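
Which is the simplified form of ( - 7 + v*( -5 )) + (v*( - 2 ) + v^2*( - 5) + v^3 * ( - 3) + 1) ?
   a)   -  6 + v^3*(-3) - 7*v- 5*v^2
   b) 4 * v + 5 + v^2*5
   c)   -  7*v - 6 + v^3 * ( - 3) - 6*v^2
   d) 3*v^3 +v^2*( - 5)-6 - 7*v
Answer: a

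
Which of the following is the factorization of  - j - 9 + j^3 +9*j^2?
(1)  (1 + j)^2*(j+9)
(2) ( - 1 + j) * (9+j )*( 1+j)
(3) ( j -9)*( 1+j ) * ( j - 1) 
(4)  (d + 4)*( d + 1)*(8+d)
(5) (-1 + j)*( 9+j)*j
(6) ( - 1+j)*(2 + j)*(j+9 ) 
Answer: 2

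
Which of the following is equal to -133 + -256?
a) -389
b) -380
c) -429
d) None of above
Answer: a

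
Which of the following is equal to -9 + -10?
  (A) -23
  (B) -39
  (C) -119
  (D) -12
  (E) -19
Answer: E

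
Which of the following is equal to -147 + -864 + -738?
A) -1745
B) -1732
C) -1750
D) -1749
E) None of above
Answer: D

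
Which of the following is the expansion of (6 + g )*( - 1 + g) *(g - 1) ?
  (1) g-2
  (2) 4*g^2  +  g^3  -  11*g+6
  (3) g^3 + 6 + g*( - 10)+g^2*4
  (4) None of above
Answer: 2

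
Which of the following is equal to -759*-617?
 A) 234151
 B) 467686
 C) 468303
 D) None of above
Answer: C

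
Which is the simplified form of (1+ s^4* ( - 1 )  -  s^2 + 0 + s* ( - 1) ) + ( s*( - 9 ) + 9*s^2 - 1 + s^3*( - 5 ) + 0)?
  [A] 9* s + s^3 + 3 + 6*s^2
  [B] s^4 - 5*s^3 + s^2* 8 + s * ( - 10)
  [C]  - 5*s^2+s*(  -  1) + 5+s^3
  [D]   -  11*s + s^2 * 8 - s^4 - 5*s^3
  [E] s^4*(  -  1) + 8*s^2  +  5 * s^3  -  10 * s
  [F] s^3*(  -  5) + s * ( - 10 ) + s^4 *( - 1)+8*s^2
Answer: F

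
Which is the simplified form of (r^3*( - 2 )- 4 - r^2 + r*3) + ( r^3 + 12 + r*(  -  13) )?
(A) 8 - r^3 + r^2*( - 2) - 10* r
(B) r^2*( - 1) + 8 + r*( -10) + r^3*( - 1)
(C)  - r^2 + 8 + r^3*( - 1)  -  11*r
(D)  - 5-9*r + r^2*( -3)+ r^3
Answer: B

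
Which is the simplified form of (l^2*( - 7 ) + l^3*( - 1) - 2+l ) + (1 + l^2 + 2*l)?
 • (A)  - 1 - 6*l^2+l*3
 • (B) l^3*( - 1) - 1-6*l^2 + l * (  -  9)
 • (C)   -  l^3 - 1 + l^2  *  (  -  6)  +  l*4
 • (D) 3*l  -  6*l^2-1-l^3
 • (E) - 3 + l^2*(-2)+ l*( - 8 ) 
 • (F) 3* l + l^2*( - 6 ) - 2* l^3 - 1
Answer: D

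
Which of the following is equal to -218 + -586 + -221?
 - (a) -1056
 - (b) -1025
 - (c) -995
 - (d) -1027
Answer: b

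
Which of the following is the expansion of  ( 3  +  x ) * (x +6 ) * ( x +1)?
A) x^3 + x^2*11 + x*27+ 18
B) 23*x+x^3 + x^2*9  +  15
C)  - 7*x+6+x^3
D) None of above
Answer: D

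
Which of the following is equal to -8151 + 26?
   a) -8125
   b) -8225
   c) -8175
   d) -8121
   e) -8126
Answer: a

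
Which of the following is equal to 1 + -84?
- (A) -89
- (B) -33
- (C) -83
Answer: C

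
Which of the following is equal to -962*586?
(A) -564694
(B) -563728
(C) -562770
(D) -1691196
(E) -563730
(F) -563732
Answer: F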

▶ **EXERCISE**
If a line above contains the word "expansion", list it.

▶ **WRITTEN RESPONSE**
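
Which of the following is the expansion of (6 + g )*( - 1 + g) *(g - 1) ?
Which of the following is the expansion of  ( 3  +  x ) * (x +6 ) * ( x +1)?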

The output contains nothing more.